### [What is being asked]
From the line containing "What constant world" to the last line of the records, please reproduce every line exactly and nothing more.

※

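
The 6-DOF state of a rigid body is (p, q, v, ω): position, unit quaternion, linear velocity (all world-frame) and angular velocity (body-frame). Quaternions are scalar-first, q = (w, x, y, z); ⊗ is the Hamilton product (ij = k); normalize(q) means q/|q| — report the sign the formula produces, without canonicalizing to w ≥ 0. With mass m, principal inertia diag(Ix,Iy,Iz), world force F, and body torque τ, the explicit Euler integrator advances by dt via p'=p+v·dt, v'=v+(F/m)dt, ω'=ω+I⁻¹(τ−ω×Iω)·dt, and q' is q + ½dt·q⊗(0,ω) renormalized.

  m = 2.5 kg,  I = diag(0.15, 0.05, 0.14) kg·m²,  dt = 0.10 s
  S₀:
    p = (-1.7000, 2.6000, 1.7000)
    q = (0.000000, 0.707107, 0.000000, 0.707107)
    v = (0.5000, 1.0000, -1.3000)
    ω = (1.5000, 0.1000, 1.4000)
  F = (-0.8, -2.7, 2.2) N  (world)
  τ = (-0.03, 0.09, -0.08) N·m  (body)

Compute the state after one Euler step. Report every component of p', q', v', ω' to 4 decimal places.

p' = (-1.6500, 2.7000, 1.5700)
q' = (-0.1020, 0.6999, 0.0035, 0.7069)
v' = (0.4680, 0.8920, -1.2120)
ω' = (1.4716, 0.2380, 1.3536)

ω×(Iω) gyroscopic = (0.0126, 0.0210, -0.0150)
(τ − ω×Iω)/I = (-0.2840, 1.3800, -0.4643)
new body rate ω' = (1.4716, 0.2380, 1.3536)
Hamilton product q⊗(0,ω) = (-2.0506103, -0.0707107, 0.0707107, 0.0707107)
q' = normalize(q + ½dt·q⊗(0,ω)) = (-0.1020, 0.6999, 0.0035, 0.7069)
linear accel F/m = (-0.3200, -1.0800, 0.8800)
new position p' = (-1.6500, 2.7000, 1.5700)
v' = v + a·dt = (0.4680, 0.8920, -1.2120)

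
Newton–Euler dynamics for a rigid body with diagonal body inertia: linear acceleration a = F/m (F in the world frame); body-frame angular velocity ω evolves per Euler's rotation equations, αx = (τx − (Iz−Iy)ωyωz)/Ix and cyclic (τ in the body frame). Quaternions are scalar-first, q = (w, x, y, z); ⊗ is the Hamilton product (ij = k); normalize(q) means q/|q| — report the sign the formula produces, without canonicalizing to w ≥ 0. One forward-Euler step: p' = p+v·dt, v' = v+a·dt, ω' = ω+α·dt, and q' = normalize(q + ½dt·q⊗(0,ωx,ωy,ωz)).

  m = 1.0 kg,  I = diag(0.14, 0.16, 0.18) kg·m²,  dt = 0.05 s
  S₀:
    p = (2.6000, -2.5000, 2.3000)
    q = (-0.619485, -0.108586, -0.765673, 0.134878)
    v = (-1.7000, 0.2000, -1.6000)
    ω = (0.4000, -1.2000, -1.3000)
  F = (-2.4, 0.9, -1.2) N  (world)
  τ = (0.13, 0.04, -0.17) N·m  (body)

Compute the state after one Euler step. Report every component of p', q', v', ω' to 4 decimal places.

p' = (2.5150, -2.4900, 2.2200)
q' = (-0.6363, -0.0858, -0.7485, 0.1658)
v' = (-1.8200, 0.2450, -1.6600)
ω' = (0.4353, -1.1940, -1.3446)

a = (-2.4000, 0.9000, -1.2000)
p' = p + v·dt = (2.5150, -2.4900, 2.2200)
v + (F/m)dt = (-1.8200, 0.2450, -1.6600)
ω×(Iω) gyroscopic = (0.0312, 0.0208, -0.0096)
(τ − ω×Iω)/I = (0.7057, 0.1200, -0.8911)
new body rate ω' = (0.4353, -1.1940, -1.3446)
Hamilton product q⊗(0,ω) = (-0.7000318, 0.9094345, 0.6561714, 1.2419029)
q' = normalize(q + ½dt·q⊗(0,ω)) = (-0.6363, -0.0858, -0.7485, 0.1658)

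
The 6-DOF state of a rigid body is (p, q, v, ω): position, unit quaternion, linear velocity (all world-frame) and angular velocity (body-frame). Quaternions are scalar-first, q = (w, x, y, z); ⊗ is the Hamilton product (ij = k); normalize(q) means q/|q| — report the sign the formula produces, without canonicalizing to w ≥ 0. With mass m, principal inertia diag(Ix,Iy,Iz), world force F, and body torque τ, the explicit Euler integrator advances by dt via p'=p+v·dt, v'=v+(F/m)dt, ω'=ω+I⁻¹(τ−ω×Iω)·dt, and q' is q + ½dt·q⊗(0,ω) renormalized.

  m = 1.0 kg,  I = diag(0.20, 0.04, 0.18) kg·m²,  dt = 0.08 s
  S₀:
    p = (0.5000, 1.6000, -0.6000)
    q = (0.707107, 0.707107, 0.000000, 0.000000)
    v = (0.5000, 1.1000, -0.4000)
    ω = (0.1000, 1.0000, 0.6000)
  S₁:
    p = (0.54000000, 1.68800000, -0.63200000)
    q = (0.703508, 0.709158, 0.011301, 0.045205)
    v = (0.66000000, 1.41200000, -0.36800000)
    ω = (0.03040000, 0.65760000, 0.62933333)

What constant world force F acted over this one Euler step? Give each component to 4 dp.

F = (2.0000, 3.9000, 0.4000)

Δv = v₁−v₀ = (0.16000000, 0.31200000, 0.03200000)
m·(v₁−v₀)/dt = (2.0000, 3.9000, 0.4000)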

※

### [Result]
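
What constant world force F acted over this one Euler step? Give each component to 4 dp.

F = (2.0000, 3.9000, 0.4000)

Δv = v₁−v₀ = (0.16000000, 0.31200000, 0.03200000)
m·(v₁−v₀)/dt = (2.0000, 3.9000, 0.4000)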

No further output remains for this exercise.